Restate the records in full, keeping every word as it is.

Extracted material below:

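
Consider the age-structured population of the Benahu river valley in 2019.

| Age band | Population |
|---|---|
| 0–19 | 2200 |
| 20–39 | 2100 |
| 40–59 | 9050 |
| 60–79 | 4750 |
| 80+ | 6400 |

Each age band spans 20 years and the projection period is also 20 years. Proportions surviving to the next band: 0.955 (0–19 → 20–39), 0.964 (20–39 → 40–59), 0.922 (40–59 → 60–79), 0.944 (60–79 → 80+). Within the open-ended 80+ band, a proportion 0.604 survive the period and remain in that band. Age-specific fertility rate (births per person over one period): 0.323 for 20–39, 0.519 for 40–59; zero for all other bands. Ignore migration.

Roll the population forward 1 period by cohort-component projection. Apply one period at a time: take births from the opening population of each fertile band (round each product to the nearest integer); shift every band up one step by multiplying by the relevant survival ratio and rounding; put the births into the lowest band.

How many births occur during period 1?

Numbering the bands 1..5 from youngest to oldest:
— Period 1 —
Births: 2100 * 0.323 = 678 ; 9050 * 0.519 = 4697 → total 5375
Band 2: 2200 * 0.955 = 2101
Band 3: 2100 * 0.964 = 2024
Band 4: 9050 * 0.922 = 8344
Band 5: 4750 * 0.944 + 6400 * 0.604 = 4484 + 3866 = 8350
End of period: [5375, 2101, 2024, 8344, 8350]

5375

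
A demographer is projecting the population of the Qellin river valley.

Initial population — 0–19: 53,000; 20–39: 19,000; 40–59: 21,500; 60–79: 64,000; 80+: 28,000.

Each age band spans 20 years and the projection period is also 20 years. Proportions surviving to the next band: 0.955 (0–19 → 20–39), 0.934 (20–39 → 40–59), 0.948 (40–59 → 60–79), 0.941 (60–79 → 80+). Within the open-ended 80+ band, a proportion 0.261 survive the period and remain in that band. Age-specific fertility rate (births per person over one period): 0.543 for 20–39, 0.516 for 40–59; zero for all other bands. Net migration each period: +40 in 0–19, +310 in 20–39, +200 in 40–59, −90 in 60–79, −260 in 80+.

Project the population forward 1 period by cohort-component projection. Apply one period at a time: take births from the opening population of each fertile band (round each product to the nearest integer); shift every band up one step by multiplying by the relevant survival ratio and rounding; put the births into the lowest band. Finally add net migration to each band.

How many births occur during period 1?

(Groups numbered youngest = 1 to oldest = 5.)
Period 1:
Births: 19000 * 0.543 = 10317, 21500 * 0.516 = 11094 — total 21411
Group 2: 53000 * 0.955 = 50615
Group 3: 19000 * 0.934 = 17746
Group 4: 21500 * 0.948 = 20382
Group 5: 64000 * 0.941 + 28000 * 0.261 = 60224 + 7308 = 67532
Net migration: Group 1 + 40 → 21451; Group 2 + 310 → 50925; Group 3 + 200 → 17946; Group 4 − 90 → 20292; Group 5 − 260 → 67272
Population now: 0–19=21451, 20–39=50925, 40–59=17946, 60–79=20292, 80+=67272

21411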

End of Extracted material.

Task response ::
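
Consider the age-structured population of the Benahu river valley in 2019.

| Age band | Population |
|---|---|
| 0–19 | 2200 |
| 20–39 | 2100 |
| 40–59 | 9050 |
| 60–79 | 4750 |
| 80+ | 6400 |

Each age band spans 20 years and the projection period is also 20 years. Proportions surviving to the next band: 0.955 (0–19 → 20–39), 0.964 (20–39 → 40–59), 0.922 (40–59 → 60–79), 0.944 (60–79 → 80+). Within the open-ended 80+ band, a proportion 0.604 survive the period and remain in that band. Age-specific fertility rate (births per person over one period): 0.323 for 20–39, 0.519 for 40–59; zero for all other bands. Ignore migration.

Roll the population forward 1 period by cohort-component projection. Apply one period at a time: take births from the opening population of each fertile band (round each product to the nearest integer); shift every band up one step by multiplying by the relevant survival ratio and rounding; put the births into the lowest band.

How many births occur during period 1?

Numbering the bands 1..5 from youngest to oldest:
— Period 1 —
Births: 2100 * 0.323 = 678 ; 9050 * 0.519 = 4697 → total 5375
Band 2: 2200 * 0.955 = 2101
Band 3: 2100 * 0.964 = 2024
Band 4: 9050 * 0.922 = 8344
Band 5: 4750 * 0.944 + 6400 * 0.604 = 4484 + 3866 = 8350
End of period: [5375, 2101, 2024, 8344, 8350]

5375

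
A demographer is projecting the population of the Qellin river valley.

Initial population — 0–19: 53,000; 20–39: 19,000; 40–59: 21,500; 60–79: 64,000; 80+: 28,000.

Each age band spans 20 years and the projection period is also 20 years. Proportions surviving to the next band: 0.955 (0–19 → 20–39), 0.934 (20–39 → 40–59), 0.948 (40–59 → 60–79), 0.941 (60–79 → 80+). Within the open-ended 80+ band, a proportion 0.261 survive the period and remain in that band. Age-specific fertility rate (births per person over one period): 0.543 for 20–39, 0.516 for 40–59; zero for all other bands. Net migration each period: +40 in 0–19, +310 in 20–39, +200 in 40–59, −90 in 60–79, −260 in 80+.

Project the population forward 1 period by cohort-component projection. Apply one period at a time: take births from the opening population of each fertile band (round each product to the nearest integer); shift every band up one step by multiplying by the relevant survival ratio and rounding; put the births into the lowest band. Finally add net migration to each band.

How many births occur during period 1?

(Groups numbered youngest = 1 to oldest = 5.)
Period 1:
Births: 19000 * 0.543 = 10317, 21500 * 0.516 = 11094 — total 21411
Group 2: 53000 * 0.955 = 50615
Group 3: 19000 * 0.934 = 17746
Group 4: 21500 * 0.948 = 20382
Group 5: 64000 * 0.941 + 28000 * 0.261 = 60224 + 7308 = 67532
Net migration: Group 1 + 40 → 21451; Group 2 + 310 → 50925; Group 3 + 200 → 17946; Group 4 − 90 → 20292; Group 5 − 260 → 67272
Population now: 0–19=21451, 20–39=50925, 40–59=17946, 60–79=20292, 80+=67272

21411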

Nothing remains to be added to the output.